## Problem statement
Looking at the records below, please say how many lines contain the word "phase", as a bare number.

Task inputs Block Start

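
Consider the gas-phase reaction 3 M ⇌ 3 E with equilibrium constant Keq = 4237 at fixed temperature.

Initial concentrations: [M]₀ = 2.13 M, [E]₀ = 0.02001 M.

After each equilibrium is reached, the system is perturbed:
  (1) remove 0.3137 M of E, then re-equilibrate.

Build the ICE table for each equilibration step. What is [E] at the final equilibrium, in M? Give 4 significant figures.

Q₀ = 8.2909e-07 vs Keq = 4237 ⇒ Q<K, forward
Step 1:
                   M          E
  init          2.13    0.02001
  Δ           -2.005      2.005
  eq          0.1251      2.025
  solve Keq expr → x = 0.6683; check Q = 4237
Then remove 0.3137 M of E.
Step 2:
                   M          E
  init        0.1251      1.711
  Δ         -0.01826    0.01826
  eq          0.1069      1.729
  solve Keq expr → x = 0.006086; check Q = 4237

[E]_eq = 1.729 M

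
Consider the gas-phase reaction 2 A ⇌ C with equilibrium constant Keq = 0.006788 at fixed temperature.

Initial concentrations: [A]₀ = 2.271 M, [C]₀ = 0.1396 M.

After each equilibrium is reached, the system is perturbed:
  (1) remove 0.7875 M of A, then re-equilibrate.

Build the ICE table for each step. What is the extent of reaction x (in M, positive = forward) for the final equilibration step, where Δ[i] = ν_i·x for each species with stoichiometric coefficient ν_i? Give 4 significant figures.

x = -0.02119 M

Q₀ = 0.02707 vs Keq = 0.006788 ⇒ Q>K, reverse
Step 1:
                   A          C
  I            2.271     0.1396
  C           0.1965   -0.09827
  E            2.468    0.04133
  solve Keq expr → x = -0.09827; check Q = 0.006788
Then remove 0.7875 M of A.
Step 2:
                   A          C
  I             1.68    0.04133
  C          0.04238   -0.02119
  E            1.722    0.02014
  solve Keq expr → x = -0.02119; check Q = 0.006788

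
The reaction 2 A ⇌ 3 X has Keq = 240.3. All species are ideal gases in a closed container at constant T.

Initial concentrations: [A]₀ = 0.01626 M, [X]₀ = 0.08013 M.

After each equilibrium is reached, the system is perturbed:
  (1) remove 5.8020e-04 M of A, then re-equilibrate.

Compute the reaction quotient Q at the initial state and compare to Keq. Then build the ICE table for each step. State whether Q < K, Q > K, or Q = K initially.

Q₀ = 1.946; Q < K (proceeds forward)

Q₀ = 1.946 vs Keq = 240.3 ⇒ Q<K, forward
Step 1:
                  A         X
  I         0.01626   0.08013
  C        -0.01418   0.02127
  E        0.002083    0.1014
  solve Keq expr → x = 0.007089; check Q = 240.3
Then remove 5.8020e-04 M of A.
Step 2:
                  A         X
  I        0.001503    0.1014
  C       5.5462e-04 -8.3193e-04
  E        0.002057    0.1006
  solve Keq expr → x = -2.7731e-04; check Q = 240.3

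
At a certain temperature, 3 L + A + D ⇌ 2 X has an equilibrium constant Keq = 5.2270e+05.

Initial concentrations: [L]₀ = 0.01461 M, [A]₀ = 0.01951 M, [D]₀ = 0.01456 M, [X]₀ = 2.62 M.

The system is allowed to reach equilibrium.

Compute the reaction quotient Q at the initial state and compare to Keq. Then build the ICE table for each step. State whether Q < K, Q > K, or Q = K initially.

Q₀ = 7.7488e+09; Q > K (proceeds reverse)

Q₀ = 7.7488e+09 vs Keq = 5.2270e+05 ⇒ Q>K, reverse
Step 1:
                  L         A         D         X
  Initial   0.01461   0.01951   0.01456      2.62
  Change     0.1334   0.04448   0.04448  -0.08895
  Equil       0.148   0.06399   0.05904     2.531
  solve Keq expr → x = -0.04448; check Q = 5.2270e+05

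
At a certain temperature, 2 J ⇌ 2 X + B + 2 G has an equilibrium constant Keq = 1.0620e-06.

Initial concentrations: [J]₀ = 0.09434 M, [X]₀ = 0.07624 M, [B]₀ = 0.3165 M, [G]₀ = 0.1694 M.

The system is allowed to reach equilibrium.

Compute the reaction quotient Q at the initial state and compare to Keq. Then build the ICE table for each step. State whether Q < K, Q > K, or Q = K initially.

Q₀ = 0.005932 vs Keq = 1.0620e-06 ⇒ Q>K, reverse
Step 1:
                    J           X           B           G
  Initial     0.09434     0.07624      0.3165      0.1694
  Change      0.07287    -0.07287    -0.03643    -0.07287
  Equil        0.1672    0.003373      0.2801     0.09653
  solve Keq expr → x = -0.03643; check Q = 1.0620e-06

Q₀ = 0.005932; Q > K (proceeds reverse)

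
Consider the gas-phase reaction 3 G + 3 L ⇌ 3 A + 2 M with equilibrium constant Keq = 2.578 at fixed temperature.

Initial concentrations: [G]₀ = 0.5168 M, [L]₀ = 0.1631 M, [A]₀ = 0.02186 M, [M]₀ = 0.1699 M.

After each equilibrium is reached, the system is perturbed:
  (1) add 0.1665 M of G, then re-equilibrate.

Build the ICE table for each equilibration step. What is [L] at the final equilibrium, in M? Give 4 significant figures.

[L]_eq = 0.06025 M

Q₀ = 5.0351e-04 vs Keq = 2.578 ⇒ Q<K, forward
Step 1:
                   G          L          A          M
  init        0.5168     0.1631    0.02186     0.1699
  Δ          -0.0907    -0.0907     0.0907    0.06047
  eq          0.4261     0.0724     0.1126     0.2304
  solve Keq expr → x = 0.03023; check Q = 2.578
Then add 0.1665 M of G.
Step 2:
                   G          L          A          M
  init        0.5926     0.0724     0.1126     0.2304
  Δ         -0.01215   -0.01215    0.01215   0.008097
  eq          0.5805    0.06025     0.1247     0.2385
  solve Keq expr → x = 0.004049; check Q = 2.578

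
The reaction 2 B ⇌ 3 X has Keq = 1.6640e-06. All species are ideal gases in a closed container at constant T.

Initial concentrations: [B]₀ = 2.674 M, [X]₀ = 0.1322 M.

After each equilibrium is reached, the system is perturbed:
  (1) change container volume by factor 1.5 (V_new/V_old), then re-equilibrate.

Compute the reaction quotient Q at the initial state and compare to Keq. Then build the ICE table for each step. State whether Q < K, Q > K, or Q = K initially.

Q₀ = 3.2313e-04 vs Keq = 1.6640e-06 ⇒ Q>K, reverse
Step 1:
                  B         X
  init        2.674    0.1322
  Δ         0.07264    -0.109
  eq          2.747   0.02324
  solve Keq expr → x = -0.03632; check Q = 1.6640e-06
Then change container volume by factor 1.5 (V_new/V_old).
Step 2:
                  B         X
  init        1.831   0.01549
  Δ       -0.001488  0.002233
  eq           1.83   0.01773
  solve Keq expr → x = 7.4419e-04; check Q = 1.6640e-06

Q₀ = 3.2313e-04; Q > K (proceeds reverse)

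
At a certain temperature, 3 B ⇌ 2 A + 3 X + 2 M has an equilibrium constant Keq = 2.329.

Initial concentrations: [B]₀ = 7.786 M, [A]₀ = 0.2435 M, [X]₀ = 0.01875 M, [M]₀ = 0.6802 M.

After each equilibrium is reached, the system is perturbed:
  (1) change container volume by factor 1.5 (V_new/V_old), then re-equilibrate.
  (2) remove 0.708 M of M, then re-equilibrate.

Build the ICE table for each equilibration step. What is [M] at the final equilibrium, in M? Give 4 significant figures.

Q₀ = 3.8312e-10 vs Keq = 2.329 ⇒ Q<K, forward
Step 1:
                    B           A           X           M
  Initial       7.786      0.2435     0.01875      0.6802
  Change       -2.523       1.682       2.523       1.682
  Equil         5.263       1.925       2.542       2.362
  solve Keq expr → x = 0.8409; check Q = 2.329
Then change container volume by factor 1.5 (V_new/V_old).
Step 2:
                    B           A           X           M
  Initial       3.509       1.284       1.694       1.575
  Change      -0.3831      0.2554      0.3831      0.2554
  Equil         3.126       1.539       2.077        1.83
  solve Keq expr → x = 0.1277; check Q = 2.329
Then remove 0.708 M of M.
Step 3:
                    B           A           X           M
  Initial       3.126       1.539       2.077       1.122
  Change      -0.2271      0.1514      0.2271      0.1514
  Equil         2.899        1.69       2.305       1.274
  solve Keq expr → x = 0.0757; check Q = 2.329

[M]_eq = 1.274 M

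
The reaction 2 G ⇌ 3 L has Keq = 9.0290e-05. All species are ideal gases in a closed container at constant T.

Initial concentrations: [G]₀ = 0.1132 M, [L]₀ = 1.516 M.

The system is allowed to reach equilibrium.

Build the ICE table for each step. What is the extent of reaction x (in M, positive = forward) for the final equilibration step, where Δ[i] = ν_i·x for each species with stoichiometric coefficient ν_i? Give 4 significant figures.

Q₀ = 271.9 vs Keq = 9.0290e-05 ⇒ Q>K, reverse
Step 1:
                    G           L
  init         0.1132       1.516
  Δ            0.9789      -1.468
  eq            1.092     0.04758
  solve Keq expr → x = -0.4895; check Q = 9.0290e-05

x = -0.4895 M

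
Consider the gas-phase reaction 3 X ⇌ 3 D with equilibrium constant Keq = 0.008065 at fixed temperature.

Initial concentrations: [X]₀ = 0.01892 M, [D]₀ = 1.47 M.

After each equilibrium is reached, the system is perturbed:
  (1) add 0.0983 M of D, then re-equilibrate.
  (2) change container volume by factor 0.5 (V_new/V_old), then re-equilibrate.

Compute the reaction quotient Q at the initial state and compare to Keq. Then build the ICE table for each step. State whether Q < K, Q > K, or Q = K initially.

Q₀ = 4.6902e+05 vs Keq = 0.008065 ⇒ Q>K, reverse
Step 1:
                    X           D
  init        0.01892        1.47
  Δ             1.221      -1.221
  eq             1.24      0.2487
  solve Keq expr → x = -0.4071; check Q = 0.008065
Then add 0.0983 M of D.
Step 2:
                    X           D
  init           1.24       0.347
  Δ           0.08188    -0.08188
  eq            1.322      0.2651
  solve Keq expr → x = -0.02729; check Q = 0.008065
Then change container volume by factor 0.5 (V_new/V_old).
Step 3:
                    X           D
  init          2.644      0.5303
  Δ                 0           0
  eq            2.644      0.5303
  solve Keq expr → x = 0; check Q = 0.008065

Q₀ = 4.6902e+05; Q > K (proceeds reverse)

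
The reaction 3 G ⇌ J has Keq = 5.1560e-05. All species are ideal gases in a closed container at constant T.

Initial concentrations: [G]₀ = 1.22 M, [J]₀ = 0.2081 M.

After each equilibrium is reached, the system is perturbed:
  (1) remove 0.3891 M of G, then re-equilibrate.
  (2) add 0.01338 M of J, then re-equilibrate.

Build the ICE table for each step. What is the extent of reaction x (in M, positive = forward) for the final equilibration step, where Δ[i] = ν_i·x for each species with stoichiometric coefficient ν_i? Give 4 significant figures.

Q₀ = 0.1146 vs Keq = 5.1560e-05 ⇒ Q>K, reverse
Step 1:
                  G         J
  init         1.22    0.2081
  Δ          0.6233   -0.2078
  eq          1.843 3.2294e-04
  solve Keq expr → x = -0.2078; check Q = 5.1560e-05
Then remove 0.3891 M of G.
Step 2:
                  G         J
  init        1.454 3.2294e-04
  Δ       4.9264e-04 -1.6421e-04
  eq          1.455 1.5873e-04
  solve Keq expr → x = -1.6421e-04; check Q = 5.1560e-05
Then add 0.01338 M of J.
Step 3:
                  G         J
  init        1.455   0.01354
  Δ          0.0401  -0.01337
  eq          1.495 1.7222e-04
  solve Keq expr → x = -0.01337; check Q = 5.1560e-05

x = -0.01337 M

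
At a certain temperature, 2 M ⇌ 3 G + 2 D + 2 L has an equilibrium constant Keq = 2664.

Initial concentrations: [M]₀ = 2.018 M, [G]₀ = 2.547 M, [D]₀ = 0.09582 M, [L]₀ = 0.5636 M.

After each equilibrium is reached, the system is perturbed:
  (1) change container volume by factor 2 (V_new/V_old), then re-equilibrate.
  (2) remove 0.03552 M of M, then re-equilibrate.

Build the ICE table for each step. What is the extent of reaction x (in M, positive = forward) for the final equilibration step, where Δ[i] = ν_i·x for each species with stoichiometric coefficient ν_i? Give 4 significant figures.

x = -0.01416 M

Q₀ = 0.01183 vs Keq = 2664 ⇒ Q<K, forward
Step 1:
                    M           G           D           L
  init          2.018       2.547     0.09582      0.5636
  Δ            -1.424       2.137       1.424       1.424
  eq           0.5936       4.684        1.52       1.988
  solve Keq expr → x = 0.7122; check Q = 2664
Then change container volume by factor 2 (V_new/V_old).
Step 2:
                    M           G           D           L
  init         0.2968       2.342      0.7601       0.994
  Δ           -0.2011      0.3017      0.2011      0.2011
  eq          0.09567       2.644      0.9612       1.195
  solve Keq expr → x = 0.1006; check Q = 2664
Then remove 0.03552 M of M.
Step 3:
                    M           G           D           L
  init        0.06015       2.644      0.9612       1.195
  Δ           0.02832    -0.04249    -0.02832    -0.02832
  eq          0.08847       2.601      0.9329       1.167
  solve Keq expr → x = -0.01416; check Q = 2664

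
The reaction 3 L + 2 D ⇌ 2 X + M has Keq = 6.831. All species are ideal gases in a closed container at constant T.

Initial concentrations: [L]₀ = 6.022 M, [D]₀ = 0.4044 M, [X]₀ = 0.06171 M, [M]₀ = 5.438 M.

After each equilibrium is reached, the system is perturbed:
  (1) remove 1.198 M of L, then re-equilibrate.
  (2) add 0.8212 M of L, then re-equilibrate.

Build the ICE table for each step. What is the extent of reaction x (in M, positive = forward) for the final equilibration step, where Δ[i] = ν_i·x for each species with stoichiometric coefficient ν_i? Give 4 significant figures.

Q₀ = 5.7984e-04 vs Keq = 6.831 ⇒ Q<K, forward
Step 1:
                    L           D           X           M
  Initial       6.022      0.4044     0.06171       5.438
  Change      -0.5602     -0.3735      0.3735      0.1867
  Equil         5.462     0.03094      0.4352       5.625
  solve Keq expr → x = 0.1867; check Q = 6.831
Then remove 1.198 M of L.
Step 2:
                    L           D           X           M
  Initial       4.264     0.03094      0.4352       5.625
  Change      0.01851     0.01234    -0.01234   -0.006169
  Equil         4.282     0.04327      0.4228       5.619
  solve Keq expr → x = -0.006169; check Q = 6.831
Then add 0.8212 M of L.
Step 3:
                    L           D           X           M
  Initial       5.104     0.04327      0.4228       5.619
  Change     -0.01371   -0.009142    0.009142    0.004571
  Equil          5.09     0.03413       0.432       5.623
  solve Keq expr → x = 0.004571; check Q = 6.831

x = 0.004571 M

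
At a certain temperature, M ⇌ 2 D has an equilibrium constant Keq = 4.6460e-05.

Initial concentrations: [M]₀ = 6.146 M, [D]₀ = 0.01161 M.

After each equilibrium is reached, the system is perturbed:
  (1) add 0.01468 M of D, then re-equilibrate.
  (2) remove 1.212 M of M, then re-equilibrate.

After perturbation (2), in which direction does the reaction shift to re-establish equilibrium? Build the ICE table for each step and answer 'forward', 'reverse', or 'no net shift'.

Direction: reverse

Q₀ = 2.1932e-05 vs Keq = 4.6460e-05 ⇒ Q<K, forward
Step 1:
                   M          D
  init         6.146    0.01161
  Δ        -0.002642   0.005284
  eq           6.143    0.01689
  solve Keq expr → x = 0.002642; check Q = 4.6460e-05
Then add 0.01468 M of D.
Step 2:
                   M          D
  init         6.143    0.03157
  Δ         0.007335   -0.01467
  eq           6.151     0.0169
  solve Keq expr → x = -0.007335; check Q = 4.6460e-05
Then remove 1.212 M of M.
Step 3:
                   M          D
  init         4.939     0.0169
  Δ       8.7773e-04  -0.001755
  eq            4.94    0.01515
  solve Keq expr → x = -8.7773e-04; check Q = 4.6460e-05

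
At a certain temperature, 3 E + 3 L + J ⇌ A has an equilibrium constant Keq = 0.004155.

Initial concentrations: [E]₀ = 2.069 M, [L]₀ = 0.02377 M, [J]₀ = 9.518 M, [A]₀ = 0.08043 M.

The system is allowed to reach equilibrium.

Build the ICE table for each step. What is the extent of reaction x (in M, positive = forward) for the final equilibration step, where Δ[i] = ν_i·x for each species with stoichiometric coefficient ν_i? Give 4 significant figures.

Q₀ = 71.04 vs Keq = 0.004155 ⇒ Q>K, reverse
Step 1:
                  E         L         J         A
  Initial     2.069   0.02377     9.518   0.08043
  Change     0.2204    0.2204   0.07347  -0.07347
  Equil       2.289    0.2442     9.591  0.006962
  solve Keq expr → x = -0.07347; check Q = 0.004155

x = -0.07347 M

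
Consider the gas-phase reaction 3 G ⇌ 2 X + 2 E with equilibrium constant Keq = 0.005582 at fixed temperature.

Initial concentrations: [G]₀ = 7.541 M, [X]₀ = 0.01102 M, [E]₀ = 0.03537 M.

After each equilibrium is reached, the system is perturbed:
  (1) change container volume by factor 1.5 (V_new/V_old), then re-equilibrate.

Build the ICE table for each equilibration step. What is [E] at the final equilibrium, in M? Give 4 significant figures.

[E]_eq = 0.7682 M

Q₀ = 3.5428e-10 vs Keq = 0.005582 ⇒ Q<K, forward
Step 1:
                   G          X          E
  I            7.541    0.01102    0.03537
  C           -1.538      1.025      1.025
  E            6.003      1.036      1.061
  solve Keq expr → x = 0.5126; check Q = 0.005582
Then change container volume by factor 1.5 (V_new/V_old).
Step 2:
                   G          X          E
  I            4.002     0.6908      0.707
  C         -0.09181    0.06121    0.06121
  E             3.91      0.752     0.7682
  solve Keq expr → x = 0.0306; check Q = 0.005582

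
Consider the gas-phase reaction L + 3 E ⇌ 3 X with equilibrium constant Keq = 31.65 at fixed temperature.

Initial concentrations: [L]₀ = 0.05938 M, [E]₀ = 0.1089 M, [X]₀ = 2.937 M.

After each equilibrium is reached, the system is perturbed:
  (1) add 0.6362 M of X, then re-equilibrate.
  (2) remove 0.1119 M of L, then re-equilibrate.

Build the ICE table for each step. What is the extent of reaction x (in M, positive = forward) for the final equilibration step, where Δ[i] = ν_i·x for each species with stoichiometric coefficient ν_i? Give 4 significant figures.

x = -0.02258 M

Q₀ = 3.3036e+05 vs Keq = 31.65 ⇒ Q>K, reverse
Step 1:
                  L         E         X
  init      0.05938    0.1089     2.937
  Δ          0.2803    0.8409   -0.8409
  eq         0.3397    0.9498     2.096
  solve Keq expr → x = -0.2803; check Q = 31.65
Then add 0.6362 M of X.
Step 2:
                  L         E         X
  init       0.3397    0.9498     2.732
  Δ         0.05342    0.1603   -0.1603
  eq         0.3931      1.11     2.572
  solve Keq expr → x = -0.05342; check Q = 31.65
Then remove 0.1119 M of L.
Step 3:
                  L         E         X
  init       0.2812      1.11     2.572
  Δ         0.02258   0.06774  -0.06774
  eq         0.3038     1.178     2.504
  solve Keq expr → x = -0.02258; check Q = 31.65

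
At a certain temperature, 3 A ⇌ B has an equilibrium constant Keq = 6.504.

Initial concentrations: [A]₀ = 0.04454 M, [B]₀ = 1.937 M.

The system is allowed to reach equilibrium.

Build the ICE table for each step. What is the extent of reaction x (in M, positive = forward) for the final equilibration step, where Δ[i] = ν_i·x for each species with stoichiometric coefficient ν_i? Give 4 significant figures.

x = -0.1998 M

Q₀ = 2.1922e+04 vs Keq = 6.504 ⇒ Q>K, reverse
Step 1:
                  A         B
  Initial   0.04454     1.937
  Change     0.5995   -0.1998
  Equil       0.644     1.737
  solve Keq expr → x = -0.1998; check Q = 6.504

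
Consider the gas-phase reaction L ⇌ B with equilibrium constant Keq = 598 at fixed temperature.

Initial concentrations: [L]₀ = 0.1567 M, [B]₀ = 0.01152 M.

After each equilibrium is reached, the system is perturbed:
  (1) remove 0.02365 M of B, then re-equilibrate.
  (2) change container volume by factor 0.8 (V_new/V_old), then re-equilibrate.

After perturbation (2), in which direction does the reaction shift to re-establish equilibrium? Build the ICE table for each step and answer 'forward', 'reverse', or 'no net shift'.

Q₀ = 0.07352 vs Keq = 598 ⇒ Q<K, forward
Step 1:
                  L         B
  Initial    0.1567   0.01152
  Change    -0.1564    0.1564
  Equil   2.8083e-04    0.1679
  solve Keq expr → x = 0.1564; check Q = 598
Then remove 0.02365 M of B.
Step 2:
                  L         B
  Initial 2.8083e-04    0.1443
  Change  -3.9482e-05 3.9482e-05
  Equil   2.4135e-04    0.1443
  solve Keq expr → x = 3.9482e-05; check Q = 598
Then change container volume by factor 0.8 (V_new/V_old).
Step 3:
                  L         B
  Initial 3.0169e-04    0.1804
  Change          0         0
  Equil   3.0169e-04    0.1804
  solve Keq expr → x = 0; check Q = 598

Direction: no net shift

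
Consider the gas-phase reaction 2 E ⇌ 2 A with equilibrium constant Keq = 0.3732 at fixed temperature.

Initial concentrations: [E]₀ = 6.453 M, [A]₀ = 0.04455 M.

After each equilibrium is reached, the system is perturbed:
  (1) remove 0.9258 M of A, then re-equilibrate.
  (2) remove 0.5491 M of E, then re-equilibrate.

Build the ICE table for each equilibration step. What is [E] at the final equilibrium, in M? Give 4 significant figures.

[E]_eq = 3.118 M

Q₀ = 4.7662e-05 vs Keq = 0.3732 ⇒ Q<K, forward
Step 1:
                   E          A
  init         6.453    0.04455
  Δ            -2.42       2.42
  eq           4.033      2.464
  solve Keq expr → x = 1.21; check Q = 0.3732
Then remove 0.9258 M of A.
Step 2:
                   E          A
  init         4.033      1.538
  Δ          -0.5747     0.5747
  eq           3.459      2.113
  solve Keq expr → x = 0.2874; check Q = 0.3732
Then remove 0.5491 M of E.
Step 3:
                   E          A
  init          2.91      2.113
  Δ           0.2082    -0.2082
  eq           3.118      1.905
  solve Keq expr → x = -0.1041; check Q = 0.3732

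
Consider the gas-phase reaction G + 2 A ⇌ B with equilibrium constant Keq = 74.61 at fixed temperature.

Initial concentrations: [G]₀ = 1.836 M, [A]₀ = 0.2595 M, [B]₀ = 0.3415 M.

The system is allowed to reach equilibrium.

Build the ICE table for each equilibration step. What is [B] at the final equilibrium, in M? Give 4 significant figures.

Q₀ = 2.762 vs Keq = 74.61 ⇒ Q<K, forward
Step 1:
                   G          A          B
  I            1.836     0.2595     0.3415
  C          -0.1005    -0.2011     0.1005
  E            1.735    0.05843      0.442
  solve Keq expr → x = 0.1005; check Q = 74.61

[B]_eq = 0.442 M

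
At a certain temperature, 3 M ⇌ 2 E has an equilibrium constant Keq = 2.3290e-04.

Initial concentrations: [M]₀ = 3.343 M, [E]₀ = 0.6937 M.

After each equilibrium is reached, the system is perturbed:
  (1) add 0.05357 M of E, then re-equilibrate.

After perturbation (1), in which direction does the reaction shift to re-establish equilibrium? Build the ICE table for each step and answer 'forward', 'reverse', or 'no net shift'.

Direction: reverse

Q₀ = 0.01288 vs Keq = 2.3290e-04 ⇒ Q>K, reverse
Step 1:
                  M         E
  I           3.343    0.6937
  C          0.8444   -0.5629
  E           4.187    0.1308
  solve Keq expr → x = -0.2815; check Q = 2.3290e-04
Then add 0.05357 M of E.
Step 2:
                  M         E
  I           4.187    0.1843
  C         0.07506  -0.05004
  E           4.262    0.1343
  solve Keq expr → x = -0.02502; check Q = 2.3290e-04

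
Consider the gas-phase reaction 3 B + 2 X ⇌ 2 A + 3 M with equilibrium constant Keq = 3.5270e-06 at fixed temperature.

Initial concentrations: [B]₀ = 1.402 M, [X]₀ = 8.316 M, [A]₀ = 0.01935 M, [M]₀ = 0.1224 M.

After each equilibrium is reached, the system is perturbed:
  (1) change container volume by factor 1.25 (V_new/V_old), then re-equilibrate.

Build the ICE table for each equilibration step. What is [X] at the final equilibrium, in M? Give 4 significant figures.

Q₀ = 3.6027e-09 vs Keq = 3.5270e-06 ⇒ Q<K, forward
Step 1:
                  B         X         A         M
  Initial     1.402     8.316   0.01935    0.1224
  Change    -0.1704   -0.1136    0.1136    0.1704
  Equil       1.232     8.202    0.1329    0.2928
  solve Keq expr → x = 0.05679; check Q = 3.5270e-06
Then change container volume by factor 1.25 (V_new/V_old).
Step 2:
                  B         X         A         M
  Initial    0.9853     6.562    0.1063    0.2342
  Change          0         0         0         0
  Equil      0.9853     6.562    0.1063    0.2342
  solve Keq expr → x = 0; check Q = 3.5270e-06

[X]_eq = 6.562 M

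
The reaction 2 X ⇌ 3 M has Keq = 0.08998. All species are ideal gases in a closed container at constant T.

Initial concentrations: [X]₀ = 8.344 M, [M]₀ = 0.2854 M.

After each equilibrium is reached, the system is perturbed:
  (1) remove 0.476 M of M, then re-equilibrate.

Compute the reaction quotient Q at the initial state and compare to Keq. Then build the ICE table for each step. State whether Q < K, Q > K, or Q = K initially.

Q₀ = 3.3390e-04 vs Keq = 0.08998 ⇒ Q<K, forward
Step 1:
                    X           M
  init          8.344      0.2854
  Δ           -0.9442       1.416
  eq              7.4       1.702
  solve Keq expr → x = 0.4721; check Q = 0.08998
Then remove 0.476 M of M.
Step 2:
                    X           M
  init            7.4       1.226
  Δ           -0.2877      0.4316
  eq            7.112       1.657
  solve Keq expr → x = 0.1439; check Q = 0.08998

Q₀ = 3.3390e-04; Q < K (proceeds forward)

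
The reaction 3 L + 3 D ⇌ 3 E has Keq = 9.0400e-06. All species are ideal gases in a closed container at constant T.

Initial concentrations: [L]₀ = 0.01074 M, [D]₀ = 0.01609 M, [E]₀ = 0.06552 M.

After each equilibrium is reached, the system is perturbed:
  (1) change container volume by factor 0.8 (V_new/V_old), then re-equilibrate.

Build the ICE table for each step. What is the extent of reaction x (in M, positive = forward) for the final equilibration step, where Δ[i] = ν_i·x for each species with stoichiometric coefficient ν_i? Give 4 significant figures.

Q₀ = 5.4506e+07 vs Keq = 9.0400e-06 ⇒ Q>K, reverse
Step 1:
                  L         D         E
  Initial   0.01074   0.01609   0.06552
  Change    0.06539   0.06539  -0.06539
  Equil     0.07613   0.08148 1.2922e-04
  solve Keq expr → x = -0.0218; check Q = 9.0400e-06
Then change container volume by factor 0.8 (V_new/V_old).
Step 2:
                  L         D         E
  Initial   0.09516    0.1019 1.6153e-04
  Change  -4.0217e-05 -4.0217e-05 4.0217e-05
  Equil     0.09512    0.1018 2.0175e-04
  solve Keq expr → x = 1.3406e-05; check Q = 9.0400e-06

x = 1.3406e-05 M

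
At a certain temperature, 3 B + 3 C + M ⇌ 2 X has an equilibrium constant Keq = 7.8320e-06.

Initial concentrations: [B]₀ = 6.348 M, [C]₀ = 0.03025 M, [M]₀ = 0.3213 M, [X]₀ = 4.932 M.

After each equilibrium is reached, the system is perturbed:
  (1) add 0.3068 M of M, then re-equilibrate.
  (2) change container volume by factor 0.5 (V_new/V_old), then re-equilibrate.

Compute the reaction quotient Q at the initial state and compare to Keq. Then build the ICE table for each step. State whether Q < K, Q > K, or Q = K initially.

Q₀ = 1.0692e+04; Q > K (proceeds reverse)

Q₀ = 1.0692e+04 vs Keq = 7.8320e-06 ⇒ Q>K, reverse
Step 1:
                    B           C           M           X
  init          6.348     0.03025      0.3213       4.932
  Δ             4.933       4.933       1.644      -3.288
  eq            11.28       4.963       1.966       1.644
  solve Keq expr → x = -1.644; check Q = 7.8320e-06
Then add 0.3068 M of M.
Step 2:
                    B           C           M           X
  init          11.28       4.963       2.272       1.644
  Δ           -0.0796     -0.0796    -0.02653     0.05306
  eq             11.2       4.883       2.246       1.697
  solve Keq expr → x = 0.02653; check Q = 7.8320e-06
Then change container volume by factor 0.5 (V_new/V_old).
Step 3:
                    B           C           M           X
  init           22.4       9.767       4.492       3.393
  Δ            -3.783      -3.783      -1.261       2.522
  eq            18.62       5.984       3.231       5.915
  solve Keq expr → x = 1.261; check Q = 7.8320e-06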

Task inputs Block End

## Solution for this problem
10